*** Opening of Input material ***

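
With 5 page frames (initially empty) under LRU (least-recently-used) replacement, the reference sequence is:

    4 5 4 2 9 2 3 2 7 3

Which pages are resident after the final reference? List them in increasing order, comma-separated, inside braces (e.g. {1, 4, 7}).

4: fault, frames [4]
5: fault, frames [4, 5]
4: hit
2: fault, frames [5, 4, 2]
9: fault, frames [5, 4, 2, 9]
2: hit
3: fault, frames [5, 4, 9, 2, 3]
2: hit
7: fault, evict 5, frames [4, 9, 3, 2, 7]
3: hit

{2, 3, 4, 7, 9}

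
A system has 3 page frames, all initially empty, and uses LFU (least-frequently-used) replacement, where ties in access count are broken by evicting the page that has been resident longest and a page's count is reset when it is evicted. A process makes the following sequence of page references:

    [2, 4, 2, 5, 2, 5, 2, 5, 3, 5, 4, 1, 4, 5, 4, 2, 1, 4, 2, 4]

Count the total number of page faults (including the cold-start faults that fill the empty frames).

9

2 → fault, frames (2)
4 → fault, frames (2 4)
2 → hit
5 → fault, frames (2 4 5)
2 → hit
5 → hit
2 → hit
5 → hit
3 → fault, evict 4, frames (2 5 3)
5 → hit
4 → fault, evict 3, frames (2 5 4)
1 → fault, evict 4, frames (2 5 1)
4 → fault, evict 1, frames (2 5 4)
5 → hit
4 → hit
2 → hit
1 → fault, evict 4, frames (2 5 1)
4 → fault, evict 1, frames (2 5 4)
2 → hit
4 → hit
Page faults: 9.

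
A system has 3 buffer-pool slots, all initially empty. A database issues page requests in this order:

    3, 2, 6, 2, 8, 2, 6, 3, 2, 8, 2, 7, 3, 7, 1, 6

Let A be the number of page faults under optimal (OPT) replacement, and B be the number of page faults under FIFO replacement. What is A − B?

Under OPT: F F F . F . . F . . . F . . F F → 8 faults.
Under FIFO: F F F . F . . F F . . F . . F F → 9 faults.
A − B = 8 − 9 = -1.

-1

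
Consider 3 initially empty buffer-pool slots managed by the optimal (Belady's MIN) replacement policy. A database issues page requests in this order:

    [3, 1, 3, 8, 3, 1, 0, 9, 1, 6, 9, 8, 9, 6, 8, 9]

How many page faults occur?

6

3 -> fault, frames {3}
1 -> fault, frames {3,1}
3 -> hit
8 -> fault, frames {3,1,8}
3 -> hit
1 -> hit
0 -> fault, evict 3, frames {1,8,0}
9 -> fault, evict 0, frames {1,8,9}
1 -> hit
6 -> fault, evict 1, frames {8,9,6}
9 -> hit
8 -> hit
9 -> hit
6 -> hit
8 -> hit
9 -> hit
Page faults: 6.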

*** Close of Input material ***
*** Opening of Input material ***

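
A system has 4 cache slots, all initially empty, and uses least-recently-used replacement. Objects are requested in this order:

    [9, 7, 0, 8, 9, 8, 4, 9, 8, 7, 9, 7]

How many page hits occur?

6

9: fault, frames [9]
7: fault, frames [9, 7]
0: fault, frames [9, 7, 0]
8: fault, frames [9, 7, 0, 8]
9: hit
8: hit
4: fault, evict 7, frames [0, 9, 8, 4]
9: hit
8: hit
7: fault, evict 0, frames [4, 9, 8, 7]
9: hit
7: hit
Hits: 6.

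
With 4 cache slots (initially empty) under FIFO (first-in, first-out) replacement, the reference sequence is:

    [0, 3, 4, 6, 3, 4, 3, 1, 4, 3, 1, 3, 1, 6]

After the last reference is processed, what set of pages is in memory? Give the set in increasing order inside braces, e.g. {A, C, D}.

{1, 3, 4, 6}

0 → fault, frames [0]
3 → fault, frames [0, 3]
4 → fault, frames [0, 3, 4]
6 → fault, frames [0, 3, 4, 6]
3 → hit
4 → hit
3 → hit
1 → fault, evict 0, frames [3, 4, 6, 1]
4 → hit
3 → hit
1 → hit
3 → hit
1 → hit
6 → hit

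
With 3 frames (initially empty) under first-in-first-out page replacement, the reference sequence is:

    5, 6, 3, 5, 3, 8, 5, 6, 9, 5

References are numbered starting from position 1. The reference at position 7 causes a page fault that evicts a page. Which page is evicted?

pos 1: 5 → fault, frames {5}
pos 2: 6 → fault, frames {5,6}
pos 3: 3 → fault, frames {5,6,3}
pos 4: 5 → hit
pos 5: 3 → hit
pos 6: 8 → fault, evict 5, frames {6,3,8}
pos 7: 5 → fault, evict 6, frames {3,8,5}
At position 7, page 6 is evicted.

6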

*** Close of Input material ***

§ Work item
Look back at the entries above and repeat, unchanged, every line from the line holding "Let A be the" through the line holding "Consider 3 initially".

§ Exercise output
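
Let A be the number of page faults under optimal (OPT) replacement, and B be the number of page faults under FIFO replacement. What is A − B?

Under OPT: F F F . F . . F . . . F . . F F → 8 faults.
Under FIFO: F F F . F . . F F . . F . . F F → 9 faults.
A − B = 8 − 9 = -1.

-1

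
Consider 3 initially empty buffer-pool slots managed by the optimal (Belady's MIN) replacement policy. A database issues page requests in this order: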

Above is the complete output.